[Stored data]
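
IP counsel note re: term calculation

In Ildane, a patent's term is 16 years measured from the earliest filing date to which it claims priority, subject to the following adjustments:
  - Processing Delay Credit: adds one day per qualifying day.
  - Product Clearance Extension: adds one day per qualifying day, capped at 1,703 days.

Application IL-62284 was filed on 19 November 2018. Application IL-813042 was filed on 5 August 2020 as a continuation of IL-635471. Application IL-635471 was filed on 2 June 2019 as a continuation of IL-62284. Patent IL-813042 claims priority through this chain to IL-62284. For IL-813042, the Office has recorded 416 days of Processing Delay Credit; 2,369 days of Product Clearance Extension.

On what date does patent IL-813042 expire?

Earliest priority filing: 19 November 2018.
Base term: 19 November 2018 + 16 years → 19 November 2034.
Processing Delay Credit: +416 days → 9 January 2036.
Product Clearance Extension: 2369 days claimed exceeds the 1703-day cap, so +1703 days → 7 September 2040.

2040-09-07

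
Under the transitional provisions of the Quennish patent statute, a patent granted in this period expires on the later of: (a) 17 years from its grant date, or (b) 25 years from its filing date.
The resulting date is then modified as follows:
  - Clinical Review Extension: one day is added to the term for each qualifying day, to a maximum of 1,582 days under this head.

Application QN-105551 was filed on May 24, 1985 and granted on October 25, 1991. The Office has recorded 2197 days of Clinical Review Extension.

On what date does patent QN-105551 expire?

(a) grant + 17 years → 25 October 2008.
(b) filing + 25 years → 24 May 2010.
Later of the two: 24 May 2010.
Clinical Review Extension: 2197 days claimed exceeds the 1582-day cap, so +1582 days → 22 September 2014.

2014-09-22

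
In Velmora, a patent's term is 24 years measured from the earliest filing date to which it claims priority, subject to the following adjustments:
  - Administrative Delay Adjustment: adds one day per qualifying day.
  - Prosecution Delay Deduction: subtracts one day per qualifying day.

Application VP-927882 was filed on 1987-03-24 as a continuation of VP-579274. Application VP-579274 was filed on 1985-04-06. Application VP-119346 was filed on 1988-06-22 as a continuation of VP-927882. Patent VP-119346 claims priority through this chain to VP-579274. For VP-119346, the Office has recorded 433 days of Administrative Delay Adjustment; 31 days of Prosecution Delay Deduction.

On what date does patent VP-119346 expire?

2010-05-13

Earliest priority filing: 6 April 1985.
Base term: 6 April 1985 + 24 years → 6 April 2009.
Administrative Delay Adjustment: +433 days → 13 June 2010.
Prosecution Delay Deduction: −31 days → 13 May 2010.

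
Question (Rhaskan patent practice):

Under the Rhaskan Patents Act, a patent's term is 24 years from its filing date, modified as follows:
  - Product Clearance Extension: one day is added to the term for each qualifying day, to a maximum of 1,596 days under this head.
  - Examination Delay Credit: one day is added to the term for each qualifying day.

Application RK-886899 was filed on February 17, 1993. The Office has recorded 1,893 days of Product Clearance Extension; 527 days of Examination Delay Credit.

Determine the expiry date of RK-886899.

Base term: filing date + 24 years → 17 February 2017.
Product Clearance Extension: 1893 days claimed exceeds the 1596-day cap, so +1596 days → 2 July 2021.
Examination Delay Credit: +527 days → 11 December 2022.

2022-12-11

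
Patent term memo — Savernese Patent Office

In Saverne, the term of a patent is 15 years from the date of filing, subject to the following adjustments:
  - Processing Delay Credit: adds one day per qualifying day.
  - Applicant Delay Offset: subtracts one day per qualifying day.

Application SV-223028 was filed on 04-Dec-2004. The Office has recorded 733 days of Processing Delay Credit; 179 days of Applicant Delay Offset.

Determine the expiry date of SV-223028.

Base term: filing date + 15 years → 4 December 2019.
Processing Delay Credit: +733 days → 6 December 2021.
Applicant Delay Offset: −179 days → 10 June 2021.

June 10, 2021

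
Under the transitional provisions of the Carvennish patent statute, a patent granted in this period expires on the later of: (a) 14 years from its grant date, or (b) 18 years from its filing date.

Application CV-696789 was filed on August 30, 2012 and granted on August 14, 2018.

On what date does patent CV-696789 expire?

2032-08-14

(a) grant + 14 years → 14 August 2032.
(b) filing + 18 years → 30 August 2030.
Later of the two: 14 August 2032.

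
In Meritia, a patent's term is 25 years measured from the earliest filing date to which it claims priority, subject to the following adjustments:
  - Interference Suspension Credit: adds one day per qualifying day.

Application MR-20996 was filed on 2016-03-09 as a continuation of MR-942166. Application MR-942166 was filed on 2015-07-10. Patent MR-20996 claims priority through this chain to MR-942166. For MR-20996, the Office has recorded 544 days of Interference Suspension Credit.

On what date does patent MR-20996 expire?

Earliest priority filing: 10 July 2015.
Base term: 10 July 2015 + 25 years → 10 July 2040.
Interference Suspension Credit: +544 days → 5 January 2042.

2042-01-05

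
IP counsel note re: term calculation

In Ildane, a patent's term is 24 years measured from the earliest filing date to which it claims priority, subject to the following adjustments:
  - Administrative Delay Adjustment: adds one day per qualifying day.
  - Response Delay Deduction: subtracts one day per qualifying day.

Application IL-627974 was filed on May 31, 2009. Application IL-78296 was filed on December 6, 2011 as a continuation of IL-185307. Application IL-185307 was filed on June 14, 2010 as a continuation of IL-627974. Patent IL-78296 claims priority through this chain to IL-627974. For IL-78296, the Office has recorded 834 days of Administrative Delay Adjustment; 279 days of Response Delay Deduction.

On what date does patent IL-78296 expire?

December 7, 2034

Earliest priority filing: 31 May 2009.
Base term: 31 May 2009 + 24 years → 31 May 2033.
Administrative Delay Adjustment: +834 days → 12 September 2035.
Response Delay Deduction: −279 days → 7 December 2034.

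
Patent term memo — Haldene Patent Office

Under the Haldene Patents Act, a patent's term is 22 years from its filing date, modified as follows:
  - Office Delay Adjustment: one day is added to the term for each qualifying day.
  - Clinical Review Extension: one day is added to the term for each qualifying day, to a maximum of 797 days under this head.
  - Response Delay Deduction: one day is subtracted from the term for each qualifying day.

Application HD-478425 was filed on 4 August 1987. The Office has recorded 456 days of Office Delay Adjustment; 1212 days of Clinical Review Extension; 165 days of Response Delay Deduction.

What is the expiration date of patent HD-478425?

2012-07-27

Base term: filing date + 22 years → 4 August 2009.
Office Delay Adjustment: +456 days → 3 November 2010.
Clinical Review Extension: 1212 days claimed exceeds the 797-day cap, so +797 days → 8 January 2013.
Response Delay Deduction: −165 days → 27 July 2012.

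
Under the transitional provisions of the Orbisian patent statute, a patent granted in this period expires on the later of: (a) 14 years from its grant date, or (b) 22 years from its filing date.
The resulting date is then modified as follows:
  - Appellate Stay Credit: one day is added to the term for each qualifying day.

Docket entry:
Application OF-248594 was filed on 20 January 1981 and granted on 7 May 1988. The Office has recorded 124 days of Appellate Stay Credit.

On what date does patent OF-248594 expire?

2003-05-24

(a) grant + 14 years → 7 May 2002.
(b) filing + 22 years → 20 January 2003.
Later of the two: 20 January 2003.
Appellate Stay Credit: +124 days → 24 May 2003.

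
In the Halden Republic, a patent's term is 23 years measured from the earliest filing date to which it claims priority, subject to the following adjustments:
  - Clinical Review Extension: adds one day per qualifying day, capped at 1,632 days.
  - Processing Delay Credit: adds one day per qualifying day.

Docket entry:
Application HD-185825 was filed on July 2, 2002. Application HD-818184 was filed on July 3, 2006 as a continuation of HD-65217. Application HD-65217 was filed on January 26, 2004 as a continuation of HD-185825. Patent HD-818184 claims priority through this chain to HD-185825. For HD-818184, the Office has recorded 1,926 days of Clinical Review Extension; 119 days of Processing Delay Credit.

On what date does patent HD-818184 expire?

Earliest priority filing: 2 July 2002.
Base term: 2 July 2002 + 23 years → 2 July 2025.
Clinical Review Extension: 1926 days claimed exceeds the 1632-day cap, so +1632 days → 20 December 2029.
Processing Delay Credit: +119 days → 18 April 2030.

2030-04-18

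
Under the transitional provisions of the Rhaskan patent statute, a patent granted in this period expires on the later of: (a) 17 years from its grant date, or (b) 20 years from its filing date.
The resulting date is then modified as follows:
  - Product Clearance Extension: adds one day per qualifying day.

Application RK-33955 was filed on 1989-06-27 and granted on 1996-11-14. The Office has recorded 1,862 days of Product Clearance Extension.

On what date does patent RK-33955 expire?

(a) grant + 17 years → 14 November 2013.
(b) filing + 20 years → 27 June 2009.
Later of the two: 14 November 2013.
Product Clearance Extension: +1862 days → 20 December 2018.

2018-12-20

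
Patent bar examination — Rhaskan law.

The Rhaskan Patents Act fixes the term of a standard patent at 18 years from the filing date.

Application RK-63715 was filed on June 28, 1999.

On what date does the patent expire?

2017-06-28

Filing date + 18 years → 28 June 2017.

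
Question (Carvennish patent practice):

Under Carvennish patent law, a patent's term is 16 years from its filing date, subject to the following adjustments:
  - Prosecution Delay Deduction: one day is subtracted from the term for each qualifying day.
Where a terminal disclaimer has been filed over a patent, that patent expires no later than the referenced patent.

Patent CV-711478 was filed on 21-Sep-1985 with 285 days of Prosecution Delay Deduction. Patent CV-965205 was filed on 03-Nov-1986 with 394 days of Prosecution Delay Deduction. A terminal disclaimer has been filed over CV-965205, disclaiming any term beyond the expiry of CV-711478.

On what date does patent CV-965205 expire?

December 10, 2000

Natural term of CV-965205:
  Base: filing + 16 years → 3 November 2002.
  Prosecution Delay Deduction: −394 days → 5 October 2001.
Expiry of referenced patent CV-711478:
  Base: filing + 16 years → 21 September 2001.
  Prosecution Delay Deduction: −285 days → 10 December 2000.
Terminal disclaimer: CV-965205 expires on the earlier of 5 October 2001 and 10 December 2000.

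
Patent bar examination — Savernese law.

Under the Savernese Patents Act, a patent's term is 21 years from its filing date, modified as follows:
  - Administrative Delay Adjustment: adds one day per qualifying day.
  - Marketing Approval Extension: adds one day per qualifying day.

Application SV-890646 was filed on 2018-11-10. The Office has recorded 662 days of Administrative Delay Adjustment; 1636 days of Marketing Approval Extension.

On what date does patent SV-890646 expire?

February 24, 2046

Base term: filing date + 21 years → 10 November 2039.
Administrative Delay Adjustment: +662 days → 2 September 2041.
Marketing Approval Extension: +1636 days → 24 February 2046.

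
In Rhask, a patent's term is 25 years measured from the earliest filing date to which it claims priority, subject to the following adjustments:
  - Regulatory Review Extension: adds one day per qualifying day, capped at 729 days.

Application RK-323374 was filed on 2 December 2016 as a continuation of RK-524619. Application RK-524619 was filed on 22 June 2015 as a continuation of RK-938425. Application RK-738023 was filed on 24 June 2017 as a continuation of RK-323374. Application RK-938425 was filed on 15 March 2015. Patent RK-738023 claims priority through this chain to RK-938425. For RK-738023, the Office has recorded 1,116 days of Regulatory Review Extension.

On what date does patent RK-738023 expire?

Earliest priority filing: 15 March 2015.
Base term: 15 March 2015 + 25 years → 15 March 2040.
Regulatory Review Extension: 1116 days claimed exceeds the 729-day cap, so +729 days → 14 March 2042.

2042-03-14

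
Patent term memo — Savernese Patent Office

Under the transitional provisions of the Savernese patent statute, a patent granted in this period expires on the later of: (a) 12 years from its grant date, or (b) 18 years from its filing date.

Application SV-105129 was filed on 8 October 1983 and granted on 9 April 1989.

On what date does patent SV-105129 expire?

2001-10-08

(a) grant + 12 years → 9 April 2001.
(b) filing + 18 years → 8 October 2001.
Later of the two: 8 October 2001.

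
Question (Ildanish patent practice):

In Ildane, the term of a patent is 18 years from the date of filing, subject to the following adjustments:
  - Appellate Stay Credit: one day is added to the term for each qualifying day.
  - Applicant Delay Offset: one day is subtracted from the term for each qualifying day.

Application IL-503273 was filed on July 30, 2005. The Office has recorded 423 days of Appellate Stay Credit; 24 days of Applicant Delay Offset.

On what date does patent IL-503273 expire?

Base term: filing date + 18 years → 30 July 2023.
Appellate Stay Credit: +423 days → 25 September 2024.
Applicant Delay Offset: −24 days → 1 September 2024.

September 1, 2024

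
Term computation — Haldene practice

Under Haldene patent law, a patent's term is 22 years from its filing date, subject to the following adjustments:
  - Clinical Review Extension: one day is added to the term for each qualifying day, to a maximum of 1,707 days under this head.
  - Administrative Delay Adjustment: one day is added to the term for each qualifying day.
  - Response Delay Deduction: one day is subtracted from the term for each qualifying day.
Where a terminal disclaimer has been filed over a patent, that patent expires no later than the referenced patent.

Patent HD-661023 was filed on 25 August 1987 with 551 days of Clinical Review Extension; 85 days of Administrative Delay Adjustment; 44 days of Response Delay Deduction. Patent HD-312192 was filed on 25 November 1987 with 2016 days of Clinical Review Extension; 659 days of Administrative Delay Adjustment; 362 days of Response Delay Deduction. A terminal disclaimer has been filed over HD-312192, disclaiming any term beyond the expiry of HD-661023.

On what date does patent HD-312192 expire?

Natural term of HD-312192:
  Base: filing + 22 years → 25 November 2009.
  Clinical Review Extension: 2016 days claimed exceeds the 1707-day cap, so +1707 days → 29 July 2014.
  Administrative Delay Adjustment: +659 days → 18 May 2016.
  Response Delay Deduction: −362 days → 22 May 2015.
Expiry of referenced patent HD-661023:
  Base: filing + 22 years → 25 August 2009.
  Clinical Review Extension: 551 days (within the 1707-day cap) → +551 days → 27 February 2011.
  Administrative Delay Adjustment: +85 days → 23 May 2011.
  Response Delay Deduction: −44 days → 9 April 2011.
Terminal disclaimer: HD-312192 expires on the earlier of 22 May 2015 and 9 April 2011.

2011-04-09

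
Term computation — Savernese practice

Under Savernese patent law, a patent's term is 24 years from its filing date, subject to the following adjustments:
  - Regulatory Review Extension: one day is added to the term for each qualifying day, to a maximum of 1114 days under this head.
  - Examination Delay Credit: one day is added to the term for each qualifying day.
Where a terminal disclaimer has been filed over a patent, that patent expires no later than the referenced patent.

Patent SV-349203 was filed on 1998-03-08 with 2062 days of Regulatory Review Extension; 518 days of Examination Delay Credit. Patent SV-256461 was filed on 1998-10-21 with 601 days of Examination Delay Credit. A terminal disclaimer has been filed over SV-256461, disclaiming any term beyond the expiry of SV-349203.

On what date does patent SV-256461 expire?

Natural term of SV-256461:
  Base: filing + 24 years → 21 October 2022.
  Examination Delay Credit: +601 days → 13 June 2024.
Expiry of referenced patent SV-349203:
  Base: filing + 24 years → 8 March 2022.
  Regulatory Review Extension: 2062 days claimed exceeds the 1114-day cap, so +1114 days → 26 March 2025.
  Examination Delay Credit: +518 days → 26 August 2026.
Terminal disclaimer: SV-256461 expires on the earlier of 13 June 2024 and 26 August 2026.

2024-06-13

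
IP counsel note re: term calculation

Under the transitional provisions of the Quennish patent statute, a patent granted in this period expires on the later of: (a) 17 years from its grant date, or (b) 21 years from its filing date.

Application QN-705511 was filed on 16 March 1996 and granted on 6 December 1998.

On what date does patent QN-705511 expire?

(a) grant + 17 years → 6 December 2015.
(b) filing + 21 years → 16 March 2017.
Later of the two: 16 March 2017.

2017-03-16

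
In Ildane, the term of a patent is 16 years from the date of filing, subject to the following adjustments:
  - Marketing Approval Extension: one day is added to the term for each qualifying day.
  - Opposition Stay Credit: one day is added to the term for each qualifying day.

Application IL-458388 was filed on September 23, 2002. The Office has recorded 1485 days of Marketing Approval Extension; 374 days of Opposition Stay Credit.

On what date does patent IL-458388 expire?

2023-10-26

Base term: filing date + 16 years → 23 September 2018.
Marketing Approval Extension: +1485 days → 17 October 2022.
Opposition Stay Credit: +374 days → 26 October 2023.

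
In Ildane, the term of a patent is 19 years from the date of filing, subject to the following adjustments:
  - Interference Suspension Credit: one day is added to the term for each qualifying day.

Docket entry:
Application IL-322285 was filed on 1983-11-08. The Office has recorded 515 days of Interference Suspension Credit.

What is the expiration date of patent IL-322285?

Base term: filing date + 19 years → 8 November 2002.
Interference Suspension Credit: +515 days → 6 April 2004.

2004-04-06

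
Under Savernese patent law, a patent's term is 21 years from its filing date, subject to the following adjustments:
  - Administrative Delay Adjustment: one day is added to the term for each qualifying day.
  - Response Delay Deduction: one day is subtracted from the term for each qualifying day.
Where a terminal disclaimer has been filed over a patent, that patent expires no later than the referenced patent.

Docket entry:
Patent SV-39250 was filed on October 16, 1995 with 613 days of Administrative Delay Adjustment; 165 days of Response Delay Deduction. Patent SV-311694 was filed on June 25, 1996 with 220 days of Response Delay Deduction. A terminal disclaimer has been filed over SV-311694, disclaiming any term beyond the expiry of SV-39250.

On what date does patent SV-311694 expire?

November 17, 2016

Natural term of SV-311694:
  Base: filing + 21 years → 25 June 2017.
  Response Delay Deduction: −220 days → 17 November 2016.
Expiry of referenced patent SV-39250:
  Base: filing + 21 years → 16 October 2016.
  Administrative Delay Adjustment: +613 days → 21 June 2018.
  Response Delay Deduction: −165 days → 7 January 2018.
Terminal disclaimer: SV-311694 expires on the earlier of 17 November 2016 and 7 January 2018.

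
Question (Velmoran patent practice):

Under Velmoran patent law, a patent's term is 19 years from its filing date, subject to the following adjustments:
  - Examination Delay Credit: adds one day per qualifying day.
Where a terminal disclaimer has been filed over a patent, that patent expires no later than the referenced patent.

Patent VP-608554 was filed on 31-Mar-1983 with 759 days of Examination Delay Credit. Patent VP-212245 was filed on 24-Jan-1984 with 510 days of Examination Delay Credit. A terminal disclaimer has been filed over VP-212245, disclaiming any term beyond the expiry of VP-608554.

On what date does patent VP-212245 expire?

2004-04-28

Natural term of VP-212245:
  Base: filing + 19 years → 24 January 2003.
  Examination Delay Credit: +510 days → 17 June 2004.
Expiry of referenced patent VP-608554:
  Base: filing + 19 years → 31 March 2002.
  Examination Delay Credit: +759 days → 28 April 2004.
Terminal disclaimer: VP-212245 expires on the earlier of 17 June 2004 and 28 April 2004.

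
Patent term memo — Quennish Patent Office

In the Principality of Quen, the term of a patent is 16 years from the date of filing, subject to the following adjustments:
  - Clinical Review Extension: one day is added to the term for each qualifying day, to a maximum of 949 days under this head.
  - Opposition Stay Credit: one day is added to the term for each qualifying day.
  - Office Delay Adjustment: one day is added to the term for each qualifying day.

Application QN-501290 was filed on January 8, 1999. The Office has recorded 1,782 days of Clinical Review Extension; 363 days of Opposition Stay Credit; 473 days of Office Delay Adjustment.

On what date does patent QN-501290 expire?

November 28, 2019

Base term: filing date + 16 years → 8 January 2015.
Clinical Review Extension: 1782 days claimed exceeds the 949-day cap, so +949 days → 14 August 2017.
Opposition Stay Credit: +363 days → 12 August 2018.
Office Delay Adjustment: +473 days → 28 November 2019.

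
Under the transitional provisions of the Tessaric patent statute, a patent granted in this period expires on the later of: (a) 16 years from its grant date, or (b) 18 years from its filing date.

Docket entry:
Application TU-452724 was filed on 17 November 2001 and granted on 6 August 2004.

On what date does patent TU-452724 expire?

2020-08-06

(a) grant + 16 years → 6 August 2020.
(b) filing + 18 years → 17 November 2019.
Later of the two: 6 August 2020.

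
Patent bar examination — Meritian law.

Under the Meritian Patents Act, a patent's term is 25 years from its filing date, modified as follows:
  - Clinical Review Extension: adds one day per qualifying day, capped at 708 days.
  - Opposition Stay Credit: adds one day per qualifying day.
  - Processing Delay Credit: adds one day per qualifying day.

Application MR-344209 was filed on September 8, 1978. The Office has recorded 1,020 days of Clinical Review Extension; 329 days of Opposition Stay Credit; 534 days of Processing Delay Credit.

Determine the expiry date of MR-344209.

2007-12-27

Base term: filing date + 25 years → 8 September 2003.
Clinical Review Extension: 1020 days claimed exceeds the 708-day cap, so +708 days → 16 August 2005.
Opposition Stay Credit: +329 days → 11 July 2006.
Processing Delay Credit: +534 days → 27 December 2007.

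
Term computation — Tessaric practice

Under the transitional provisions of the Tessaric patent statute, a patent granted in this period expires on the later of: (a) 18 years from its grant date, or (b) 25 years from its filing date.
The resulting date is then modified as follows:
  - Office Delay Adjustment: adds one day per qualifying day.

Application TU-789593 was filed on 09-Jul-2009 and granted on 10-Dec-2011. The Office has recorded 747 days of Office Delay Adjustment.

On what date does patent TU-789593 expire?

(a) grant + 18 years → 10 December 2029.
(b) filing + 25 years → 9 July 2034.
Later of the two: 9 July 2034.
Office Delay Adjustment: +747 days → 25 July 2036.

2036-07-25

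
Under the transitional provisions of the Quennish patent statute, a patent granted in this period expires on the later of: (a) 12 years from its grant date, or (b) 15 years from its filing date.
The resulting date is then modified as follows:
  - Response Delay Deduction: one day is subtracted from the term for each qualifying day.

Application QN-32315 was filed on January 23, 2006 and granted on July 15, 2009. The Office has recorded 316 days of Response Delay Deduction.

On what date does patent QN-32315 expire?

(a) grant + 12 years → 15 July 2021.
(b) filing + 15 years → 23 January 2021.
Later of the two: 15 July 2021.
Response Delay Deduction: −316 days → 2 September 2020.

2020-09-02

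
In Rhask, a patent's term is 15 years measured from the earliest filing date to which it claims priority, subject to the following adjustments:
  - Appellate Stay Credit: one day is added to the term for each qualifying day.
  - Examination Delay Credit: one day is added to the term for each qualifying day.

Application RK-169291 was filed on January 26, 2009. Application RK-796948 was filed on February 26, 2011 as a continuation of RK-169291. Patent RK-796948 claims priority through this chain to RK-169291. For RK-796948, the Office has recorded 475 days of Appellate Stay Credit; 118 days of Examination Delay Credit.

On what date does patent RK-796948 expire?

Earliest priority filing: 26 January 2009.
Base term: 26 January 2009 + 15 years → 26 January 2024.
Appellate Stay Credit: +475 days → 15 May 2025.
Examination Delay Credit: +118 days → 10 September 2025.

September 10, 2025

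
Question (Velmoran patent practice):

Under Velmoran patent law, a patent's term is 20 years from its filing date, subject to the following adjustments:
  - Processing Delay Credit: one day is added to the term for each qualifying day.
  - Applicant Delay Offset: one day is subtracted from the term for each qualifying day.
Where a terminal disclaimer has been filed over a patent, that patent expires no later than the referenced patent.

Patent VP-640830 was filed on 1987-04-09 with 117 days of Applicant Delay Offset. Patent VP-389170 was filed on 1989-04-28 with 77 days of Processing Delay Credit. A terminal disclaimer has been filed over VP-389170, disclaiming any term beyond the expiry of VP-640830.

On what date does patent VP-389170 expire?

December 13, 2006

Natural term of VP-389170:
  Base: filing + 20 years → 28 April 2009.
  Processing Delay Credit: +77 days → 14 July 2009.
Expiry of referenced patent VP-640830:
  Base: filing + 20 years → 9 April 2007.
  Applicant Delay Offset: −117 days → 13 December 2006.
Terminal disclaimer: VP-389170 expires on the earlier of 14 July 2009 and 13 December 2006.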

**Exercise:**
Starting at the first line of the data above, retype each line exactly until you reach the line containing "at 1,703 days.", and include that line too.

**Exercise output:**
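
IP counsel note re: term calculation

In Ildane, a patent's term is 16 years measured from the earliest filing date to which it claims priority, subject to the following adjustments:
  - Processing Delay Credit: adds one day per qualifying day.
  - Product Clearance Extension: adds one day per qualifying day, capped at 1,703 days.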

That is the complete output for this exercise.